Start of The input

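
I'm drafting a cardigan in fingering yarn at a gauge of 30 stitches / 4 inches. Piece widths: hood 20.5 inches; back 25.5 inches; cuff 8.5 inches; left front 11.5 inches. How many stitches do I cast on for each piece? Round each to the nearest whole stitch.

hood 154; back 191; cuff 64; left front 86.

Rate = 30/4 = 7.5 sts per in.
hood: 20.5 × 7.5 = 153.75 → 154.
back: 25.5 × 7.5 = 191.25 → 191.
cuff: 8.5 × 7.5 = 63.75 → 64.
left front: 11.5 × 7.5 = 86.25 → 86.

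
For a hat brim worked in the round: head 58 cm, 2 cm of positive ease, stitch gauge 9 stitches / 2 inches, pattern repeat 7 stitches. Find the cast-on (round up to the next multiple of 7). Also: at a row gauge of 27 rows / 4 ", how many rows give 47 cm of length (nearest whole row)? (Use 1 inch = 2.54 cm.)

Cast on 112 stitches; work 125 rows.

Finished = 58 + 2 = 60 cm.
60 cm × 1/2.54 = 23.62 inches.
9/2 = 4.5 sts per in; 23.62 × 4.5 = 106.30 sts.
Next multiple of 7 → 112.
47 cm = 18.50 inches; × 6.75 = 124.90 → 125 rows.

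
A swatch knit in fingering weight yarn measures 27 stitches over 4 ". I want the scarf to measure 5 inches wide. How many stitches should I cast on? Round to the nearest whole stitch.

34 stitches.

27 stitches / 4 in = 6.75 stitches per inch.
5 × 6.75 = 33.75 stitches.
Round to nearest → 34.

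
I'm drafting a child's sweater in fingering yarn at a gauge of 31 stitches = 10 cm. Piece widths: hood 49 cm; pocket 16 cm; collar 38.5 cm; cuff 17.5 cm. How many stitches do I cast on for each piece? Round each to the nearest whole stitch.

hood 152; pocket 50; collar 119; cuff 54.

Rate = 31/10 = 3.1 sts per cm.
hood: 49 × 3.1 = 151.90 → 152.
pocket: 16 × 3.1 = 49.60 → 50.
collar: 38.5 × 3.1 = 119.35 → 119.
cuff: 17.5 × 3.1 = 54.25 → 54.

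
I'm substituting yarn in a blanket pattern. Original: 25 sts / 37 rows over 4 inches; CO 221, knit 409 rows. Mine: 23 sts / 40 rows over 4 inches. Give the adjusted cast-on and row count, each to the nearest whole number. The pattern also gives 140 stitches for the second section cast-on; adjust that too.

Stitches: 221 × 23/25 = 203.32 → 203.
Rows: 409 × 40/37 = 442.16 → 442.
second section cast-on: 140 × 23/25 = 128.80 → 129.

Cast on 203 stitches; work 442 rows; second section cast-on 129 stitches.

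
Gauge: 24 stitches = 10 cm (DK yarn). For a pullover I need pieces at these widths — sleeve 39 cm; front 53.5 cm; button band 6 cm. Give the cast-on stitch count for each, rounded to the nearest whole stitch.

sleeve 94; front 128; button band 14.

Rate = 24/10 = 2.4 sts per cm.
sleeve: 39 × 2.4 = 93.60 → 94.
front: 53.5 × 2.4 = 128.40 → 128.
button band: 6 × 2.4 = 14.40 → 14.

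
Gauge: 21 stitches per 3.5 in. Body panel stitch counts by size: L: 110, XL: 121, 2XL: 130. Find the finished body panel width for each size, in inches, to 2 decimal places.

21/3.5 = 6 sts per in.
L: 110 / 6 = 18.333 → 18.33 in.
XL: 121 / 6 = 20.167 → 20.17 in.
2XL: 130 / 6 = 21.667 → 21.67 in.

L 18.33 inches; XL 20.17 inches; 2XL 21.67 inches.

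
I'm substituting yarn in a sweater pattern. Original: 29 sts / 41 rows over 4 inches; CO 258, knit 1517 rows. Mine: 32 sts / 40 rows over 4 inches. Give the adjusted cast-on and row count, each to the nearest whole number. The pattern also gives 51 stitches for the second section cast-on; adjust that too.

Cast on 285 stitches; work 1480 rows; second section cast-on 56 stitches.

Stitches: 258 × 32/29 = 284.69 → 285.
Rows: 1517 × 40/41 = 1480.00 → 1480.
second section cast-on: 51 × 32/29 = 56.28 → 56.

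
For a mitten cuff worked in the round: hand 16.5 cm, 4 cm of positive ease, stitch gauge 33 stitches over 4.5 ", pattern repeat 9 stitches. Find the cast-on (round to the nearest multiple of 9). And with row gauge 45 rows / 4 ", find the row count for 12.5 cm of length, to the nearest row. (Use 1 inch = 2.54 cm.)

Finished = 16.5 + 4 = 20.5 cm.
20.5 cm × 1/2.54 = 8.07 inches.
33/4.5 = 7.333 sts per in; 8.07 × 7.333 = 59.19 sts.
Nearest multiple of 9 → 63.
12.5 cm = 4.92 inches; × 11.25 = 55.36 → 55 rows.

Cast on 63 stitches; work 55 rows.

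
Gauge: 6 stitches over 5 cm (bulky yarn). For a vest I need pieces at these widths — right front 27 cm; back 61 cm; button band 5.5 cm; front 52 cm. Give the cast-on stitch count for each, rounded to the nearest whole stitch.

right front 32; back 73; button band 7; front 62.

Rate = 6/5 = 1.2 sts per cm.
right front: 27 × 1.2 = 32.40 → 32.
back: 61 × 1.2 = 73.20 → 73.
button band: 5.5 × 1.2 = 6.60 → 7.
front: 52 × 1.2 = 62.40 → 62.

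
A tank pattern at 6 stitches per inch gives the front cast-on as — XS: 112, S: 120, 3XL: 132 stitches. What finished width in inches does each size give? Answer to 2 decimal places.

6/1 = 6 sts per in.
XS: 112 / 6 = 18.667 → 18.67 in.
S: 120 / 6 = 20.000 → 20.00 in.
3XL: 132 / 6 = 22.000 → 22.00 in.

XS 18.67 inches; S 20.00 inches; 3XL 22.00 inches.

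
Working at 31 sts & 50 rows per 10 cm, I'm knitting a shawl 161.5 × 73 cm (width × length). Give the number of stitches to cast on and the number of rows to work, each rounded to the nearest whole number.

Cast on 501 stitches and work 365 rows.

Stitch gauge = 31/10 = 3.1 sts/cm; 161.5 × 3.1 = 500.65 → 501 sts.
Row gauge = 50/10 = 5 rows/cm; 73 × 5 = 365.00 → 365 rows.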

End of The input

**Exercise goal**. Repeat the full set of records exactly.

**Expected output**.
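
I'm drafting a cardigan in fingering yarn at a gauge of 30 stitches / 4 inches. Piece widths: hood 20.5 inches; back 25.5 inches; cuff 8.5 inches; left front 11.5 inches. How many stitches do I cast on for each piece? Round each to the nearest whole stitch.

hood 154; back 191; cuff 64; left front 86.

Rate = 30/4 = 7.5 sts per in.
hood: 20.5 × 7.5 = 153.75 → 154.
back: 25.5 × 7.5 = 191.25 → 191.
cuff: 8.5 × 7.5 = 63.75 → 64.
left front: 11.5 × 7.5 = 86.25 → 86.

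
For a hat brim worked in the round: head 58 cm, 2 cm of positive ease, stitch gauge 9 stitches / 2 inches, pattern repeat 7 stitches. Find the cast-on (round up to the next multiple of 7). Also: at a row gauge of 27 rows / 4 ", how many rows give 47 cm of length (nearest whole row)? (Use 1 inch = 2.54 cm.)

Cast on 112 stitches; work 125 rows.

Finished = 58 + 2 = 60 cm.
60 cm × 1/2.54 = 23.62 inches.
9/2 = 4.5 sts per in; 23.62 × 4.5 = 106.30 sts.
Next multiple of 7 → 112.
47 cm = 18.50 inches; × 6.75 = 124.90 → 125 rows.

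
A swatch knit in fingering weight yarn measures 27 stitches over 4 ". I want the scarf to measure 5 inches wide. How many stitches should I cast on? Round to the nearest whole stitch.

34 stitches.

27 stitches / 4 in = 6.75 stitches per inch.
5 × 6.75 = 33.75 stitches.
Round to nearest → 34.

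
I'm drafting a child's sweater in fingering yarn at a gauge of 31 stitches = 10 cm. Piece widths: hood 49 cm; pocket 16 cm; collar 38.5 cm; cuff 17.5 cm. How many stitches do I cast on for each piece? Round each to the nearest whole stitch.

hood 152; pocket 50; collar 119; cuff 54.

Rate = 31/10 = 3.1 sts per cm.
hood: 49 × 3.1 = 151.90 → 152.
pocket: 16 × 3.1 = 49.60 → 50.
collar: 38.5 × 3.1 = 119.35 → 119.
cuff: 17.5 × 3.1 = 54.25 → 54.

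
I'm substituting yarn in a blanket pattern. Original: 25 sts / 37 rows over 4 inches; CO 221, knit 409 rows. Mine: 23 sts / 40 rows over 4 inches. Give the adjusted cast-on and row count, each to the nearest whole number. The pattern also gives 140 stitches for the second section cast-on; adjust that too.

Stitches: 221 × 23/25 = 203.32 → 203.
Rows: 409 × 40/37 = 442.16 → 442.
second section cast-on: 140 × 23/25 = 128.80 → 129.

Cast on 203 stitches; work 442 rows; second section cast-on 129 stitches.

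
Gauge: 24 stitches = 10 cm (DK yarn). For a pullover I need pieces at these widths — sleeve 39 cm; front 53.5 cm; button band 6 cm. Give the cast-on stitch count for each, rounded to the nearest whole stitch.

sleeve 94; front 128; button band 14.

Rate = 24/10 = 2.4 sts per cm.
sleeve: 39 × 2.4 = 93.60 → 94.
front: 53.5 × 2.4 = 128.40 → 128.
button band: 6 × 2.4 = 14.40 → 14.

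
Gauge: 21 stitches per 3.5 in. Body panel stitch counts by size: L: 110, XL: 121, 2XL: 130. Find the finished body panel width for each size, in inches, to 2 decimal places.

21/3.5 = 6 sts per in.
L: 110 / 6 = 18.333 → 18.33 in.
XL: 121 / 6 = 20.167 → 20.17 in.
2XL: 130 / 6 = 21.667 → 21.67 in.

L 18.33 inches; XL 20.17 inches; 2XL 21.67 inches.

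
I'm substituting yarn in a sweater pattern. Original: 29 sts / 41 rows over 4 inches; CO 258, knit 1517 rows. Mine: 32 sts / 40 rows over 4 inches. Give the adjusted cast-on and row count, each to the nearest whole number. The pattern also gives 51 stitches for the second section cast-on; adjust that too.

Cast on 285 stitches; work 1480 rows; second section cast-on 56 stitches.

Stitches: 258 × 32/29 = 284.69 → 285.
Rows: 1517 × 40/41 = 1480.00 → 1480.
second section cast-on: 51 × 32/29 = 56.28 → 56.

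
For a mitten cuff worked in the round: hand 16.5 cm, 4 cm of positive ease, stitch gauge 33 stitches over 4.5 ", pattern repeat 9 stitches. Find the cast-on (round to the nearest multiple of 9). And with row gauge 45 rows / 4 ", find the row count for 12.5 cm of length, to the nearest row. (Use 1 inch = 2.54 cm.)

Finished = 16.5 + 4 = 20.5 cm.
20.5 cm × 1/2.54 = 8.07 inches.
33/4.5 = 7.333 sts per in; 8.07 × 7.333 = 59.19 sts.
Nearest multiple of 9 → 63.
12.5 cm = 4.92 inches; × 11.25 = 55.36 → 55 rows.

Cast on 63 stitches; work 55 rows.

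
Gauge: 6 stitches over 5 cm (bulky yarn). For a vest I need pieces at these widths — right front 27 cm; back 61 cm; button band 5.5 cm; front 52 cm. Give the cast-on stitch count for each, rounded to the nearest whole stitch.

right front 32; back 73; button band 7; front 62.

Rate = 6/5 = 1.2 sts per cm.
right front: 27 × 1.2 = 32.40 → 32.
back: 61 × 1.2 = 73.20 → 73.
button band: 5.5 × 1.2 = 6.60 → 7.
front: 52 × 1.2 = 62.40 → 62.

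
A tank pattern at 6 stitches per inch gives the front cast-on as — XS: 112, S: 120, 3XL: 132 stitches. What finished width in inches does each size give? Answer to 2 decimal places.

6/1 = 6 sts per in.
XS: 112 / 6 = 18.667 → 18.67 in.
S: 120 / 6 = 20.000 → 20.00 in.
3XL: 132 / 6 = 22.000 → 22.00 in.

XS 18.67 inches; S 20.00 inches; 3XL 22.00 inches.

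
Working at 31 sts & 50 rows per 10 cm, I'm knitting a shawl 161.5 × 73 cm (width × length). Give the number of stitches to cast on and the number of rows to work, each rounded to the nearest whole number.

Cast on 501 stitches and work 365 rows.

Stitch gauge = 31/10 = 3.1 sts/cm; 161.5 × 3.1 = 500.65 → 501 sts.
Row gauge = 50/10 = 5 rows/cm; 73 × 5 = 365.00 → 365 rows.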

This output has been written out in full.